= Work instructions =
The required result is an exact copy of the material from the line with "How far apart" through its final line, both ends included.

Task inputs START

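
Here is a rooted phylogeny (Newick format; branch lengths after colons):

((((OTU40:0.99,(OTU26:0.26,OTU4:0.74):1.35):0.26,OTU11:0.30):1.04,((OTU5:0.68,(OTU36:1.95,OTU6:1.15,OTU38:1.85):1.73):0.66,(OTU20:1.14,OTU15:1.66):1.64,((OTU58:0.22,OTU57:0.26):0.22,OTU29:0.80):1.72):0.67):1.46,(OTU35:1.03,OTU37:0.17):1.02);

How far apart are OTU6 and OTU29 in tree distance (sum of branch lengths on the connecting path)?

6.06

The path runs OTU6 → … → MRCA → … → OTU29; the MRCA is the node subtending ((OTU5,(OTU36,OTU6,OTU38)),(OTU20,OTU15),((OTU58,OTU57),OTU29)).
Branch lengths along that path: 1.15 + 1.73 + 0.66 + 1.72 + 0.80 = 6.06.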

Task inputs END

= Task answer =
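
How far apart are OTU6 and OTU29 in tree distance (sum of branch lengths on the connecting path)?

6.06

The path runs OTU6 → … → MRCA → … → OTU29; the MRCA is the node subtending ((OTU5,(OTU36,OTU6,OTU38)),(OTU20,OTU15),((OTU58,OTU57),OTU29)).
Branch lengths along that path: 1.15 + 1.73 + 0.66 + 1.72 + 0.80 = 6.06.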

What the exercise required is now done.